Data for processing section start
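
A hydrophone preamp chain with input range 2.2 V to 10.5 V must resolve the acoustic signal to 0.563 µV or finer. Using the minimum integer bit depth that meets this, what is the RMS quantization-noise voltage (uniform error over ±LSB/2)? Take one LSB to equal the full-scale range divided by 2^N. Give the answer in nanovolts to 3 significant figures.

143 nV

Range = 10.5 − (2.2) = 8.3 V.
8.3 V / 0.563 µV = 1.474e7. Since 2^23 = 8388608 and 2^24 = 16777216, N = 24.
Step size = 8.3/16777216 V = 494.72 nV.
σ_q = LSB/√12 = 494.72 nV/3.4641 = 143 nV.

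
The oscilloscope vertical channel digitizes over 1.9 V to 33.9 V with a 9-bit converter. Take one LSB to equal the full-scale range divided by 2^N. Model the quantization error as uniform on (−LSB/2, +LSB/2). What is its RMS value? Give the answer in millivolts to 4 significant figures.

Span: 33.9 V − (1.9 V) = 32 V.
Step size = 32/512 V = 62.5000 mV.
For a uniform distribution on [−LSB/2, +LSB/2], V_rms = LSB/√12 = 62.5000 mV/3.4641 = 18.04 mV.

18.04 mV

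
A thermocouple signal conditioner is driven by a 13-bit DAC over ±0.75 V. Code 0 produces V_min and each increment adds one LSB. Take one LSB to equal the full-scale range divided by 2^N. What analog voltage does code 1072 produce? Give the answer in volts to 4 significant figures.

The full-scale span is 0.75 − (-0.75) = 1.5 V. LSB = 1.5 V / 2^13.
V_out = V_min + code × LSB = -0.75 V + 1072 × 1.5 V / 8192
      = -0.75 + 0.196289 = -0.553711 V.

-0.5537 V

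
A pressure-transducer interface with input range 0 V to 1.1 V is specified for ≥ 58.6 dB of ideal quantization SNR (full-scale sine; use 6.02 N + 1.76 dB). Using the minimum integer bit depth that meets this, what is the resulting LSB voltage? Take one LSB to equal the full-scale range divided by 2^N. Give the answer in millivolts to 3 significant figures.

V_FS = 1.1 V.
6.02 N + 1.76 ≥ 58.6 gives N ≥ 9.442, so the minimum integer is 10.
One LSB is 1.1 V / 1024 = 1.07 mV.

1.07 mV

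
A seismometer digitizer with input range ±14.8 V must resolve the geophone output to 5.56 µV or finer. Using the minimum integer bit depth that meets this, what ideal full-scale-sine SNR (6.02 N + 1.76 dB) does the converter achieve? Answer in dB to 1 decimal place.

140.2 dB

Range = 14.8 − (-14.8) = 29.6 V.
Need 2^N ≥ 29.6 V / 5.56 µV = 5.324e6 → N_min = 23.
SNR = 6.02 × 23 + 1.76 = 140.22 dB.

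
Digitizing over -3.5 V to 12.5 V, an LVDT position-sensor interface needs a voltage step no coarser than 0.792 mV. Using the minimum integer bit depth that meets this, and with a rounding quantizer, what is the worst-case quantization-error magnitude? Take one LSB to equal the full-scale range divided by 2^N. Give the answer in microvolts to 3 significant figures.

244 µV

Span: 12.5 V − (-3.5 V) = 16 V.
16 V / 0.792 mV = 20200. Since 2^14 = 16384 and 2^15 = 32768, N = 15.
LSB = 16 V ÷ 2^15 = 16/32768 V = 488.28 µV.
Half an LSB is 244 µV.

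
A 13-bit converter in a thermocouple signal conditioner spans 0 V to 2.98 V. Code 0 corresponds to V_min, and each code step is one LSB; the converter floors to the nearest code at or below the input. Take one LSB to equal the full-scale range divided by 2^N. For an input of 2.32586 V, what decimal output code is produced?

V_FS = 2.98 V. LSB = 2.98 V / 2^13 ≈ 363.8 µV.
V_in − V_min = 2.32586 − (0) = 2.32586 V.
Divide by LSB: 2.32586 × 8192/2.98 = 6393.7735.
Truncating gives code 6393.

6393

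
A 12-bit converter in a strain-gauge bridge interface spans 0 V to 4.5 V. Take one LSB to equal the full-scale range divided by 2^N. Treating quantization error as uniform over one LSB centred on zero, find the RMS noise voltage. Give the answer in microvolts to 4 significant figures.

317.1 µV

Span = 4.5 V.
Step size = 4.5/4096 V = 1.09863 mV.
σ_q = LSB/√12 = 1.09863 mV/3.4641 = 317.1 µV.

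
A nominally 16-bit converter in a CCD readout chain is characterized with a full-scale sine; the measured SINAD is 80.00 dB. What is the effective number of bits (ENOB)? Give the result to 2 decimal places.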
Data for processing section end
Data for processing section start
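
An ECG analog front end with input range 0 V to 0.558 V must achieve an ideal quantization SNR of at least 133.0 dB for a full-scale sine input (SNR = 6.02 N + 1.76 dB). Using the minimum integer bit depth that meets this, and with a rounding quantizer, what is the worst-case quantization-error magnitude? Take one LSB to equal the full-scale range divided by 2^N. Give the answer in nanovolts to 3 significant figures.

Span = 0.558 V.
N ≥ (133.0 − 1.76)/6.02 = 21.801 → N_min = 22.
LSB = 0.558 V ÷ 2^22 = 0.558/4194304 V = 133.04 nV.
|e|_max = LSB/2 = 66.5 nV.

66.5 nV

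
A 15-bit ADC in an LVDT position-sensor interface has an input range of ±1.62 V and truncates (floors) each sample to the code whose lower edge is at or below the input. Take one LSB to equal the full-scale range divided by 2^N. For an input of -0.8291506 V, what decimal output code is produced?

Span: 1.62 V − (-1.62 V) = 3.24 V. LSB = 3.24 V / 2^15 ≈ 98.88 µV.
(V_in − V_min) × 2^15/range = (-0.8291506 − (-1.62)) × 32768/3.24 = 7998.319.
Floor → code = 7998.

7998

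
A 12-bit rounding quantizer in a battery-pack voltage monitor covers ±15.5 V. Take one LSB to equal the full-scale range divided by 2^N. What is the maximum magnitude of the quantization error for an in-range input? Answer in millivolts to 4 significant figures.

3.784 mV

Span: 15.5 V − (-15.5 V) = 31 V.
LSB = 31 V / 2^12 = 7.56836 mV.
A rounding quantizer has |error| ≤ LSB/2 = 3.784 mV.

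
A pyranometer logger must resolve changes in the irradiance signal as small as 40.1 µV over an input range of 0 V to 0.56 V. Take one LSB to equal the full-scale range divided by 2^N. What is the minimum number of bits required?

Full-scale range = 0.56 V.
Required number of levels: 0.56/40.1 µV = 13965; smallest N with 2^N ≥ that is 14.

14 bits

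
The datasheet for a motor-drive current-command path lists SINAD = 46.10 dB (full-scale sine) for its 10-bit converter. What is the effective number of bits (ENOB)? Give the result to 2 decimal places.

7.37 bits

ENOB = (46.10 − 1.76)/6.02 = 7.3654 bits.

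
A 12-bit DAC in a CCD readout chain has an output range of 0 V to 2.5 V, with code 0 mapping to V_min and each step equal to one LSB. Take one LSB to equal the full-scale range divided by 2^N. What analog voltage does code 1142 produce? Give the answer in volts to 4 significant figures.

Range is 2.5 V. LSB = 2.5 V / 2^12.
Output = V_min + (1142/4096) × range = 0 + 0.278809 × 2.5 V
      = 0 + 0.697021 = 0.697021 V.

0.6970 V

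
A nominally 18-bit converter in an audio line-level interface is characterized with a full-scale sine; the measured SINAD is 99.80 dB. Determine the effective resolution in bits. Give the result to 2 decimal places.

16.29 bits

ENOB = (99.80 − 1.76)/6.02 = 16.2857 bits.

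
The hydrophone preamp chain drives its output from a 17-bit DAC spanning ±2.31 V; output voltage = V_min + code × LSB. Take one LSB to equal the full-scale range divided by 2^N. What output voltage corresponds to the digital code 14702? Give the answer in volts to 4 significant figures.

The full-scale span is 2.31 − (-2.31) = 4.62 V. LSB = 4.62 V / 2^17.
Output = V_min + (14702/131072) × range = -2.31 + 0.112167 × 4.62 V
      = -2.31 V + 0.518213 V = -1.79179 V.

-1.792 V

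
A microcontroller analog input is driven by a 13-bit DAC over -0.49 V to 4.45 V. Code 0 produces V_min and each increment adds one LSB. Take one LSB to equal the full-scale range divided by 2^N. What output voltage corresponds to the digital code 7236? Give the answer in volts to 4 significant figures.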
Data for processing section end
Data for processing section start
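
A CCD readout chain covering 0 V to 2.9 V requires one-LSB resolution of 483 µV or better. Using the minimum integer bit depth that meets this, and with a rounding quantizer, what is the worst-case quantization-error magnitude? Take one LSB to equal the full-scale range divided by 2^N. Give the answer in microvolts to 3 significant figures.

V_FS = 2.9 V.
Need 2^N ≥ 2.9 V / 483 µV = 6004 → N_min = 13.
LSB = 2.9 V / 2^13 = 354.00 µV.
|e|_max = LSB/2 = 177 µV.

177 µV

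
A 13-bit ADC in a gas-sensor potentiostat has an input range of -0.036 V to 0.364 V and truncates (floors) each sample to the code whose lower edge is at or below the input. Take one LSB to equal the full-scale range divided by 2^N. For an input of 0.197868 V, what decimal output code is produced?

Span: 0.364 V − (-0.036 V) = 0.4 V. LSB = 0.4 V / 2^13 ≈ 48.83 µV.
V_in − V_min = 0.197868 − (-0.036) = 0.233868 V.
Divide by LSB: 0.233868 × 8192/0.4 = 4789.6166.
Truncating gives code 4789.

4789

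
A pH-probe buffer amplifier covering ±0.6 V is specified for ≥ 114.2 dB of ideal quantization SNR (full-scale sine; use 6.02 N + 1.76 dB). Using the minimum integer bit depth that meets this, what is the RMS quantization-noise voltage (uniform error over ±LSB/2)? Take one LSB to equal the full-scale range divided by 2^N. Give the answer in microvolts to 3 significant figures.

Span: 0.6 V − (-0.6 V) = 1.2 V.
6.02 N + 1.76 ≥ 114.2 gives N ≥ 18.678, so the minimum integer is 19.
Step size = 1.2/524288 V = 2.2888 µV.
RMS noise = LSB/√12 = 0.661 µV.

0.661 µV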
Data for processing section end
Extract exactly and only the lines above from the line containing "A 12-bit DAC" through the line containing "A microcontroller analog", both end lines included.

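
A 12-bit DAC in a CCD readout chain has an output range of 0 V to 2.5 V, with code 0 mapping to V_min and each step equal to one LSB. Take one LSB to equal the full-scale range divided by 2^N. What analog voltage does code 1142 produce? Give the answer in volts to 4 significant figures.

Range is 2.5 V. LSB = 2.5 V / 2^12.
Output = V_min + (1142/4096) × range = 0 + 0.278809 × 2.5 V
      = 0 + 0.697021 = 0.697021 V.

0.6970 V

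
A nominally 18-bit converter in an audio line-level interface is characterized with a full-scale sine; the measured SINAD is 99.80 dB. Determine the effective resolution in bits. Give the result to 2 decimal places.

16.29 bits

ENOB = (99.80 − 1.76)/6.02 = 16.2857 bits.

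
The hydrophone preamp chain drives its output from a 17-bit DAC spanning ±2.31 V; output voltage = V_min + code × LSB. Take one LSB to equal the full-scale range divided by 2^N. What output voltage corresponds to the digital code 14702? Give the answer in volts to 4 significant figures.

The full-scale span is 2.31 − (-2.31) = 4.62 V. LSB = 4.62 V / 2^17.
Output = V_min + (14702/131072) × range = -2.31 + 0.112167 × 4.62 V
      = -2.31 V + 0.518213 V = -1.79179 V.

-1.792 V

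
A microcontroller analog input is driven by a 13-bit DAC over -0.49 V to 4.45 V. Code 0 produces V_min and each increment adds one LSB. Take one LSB to equal the full-scale range divided by 2^N. What output voltage corresponds to the digital code 7236? Give the answer in volts to 4 significant figures.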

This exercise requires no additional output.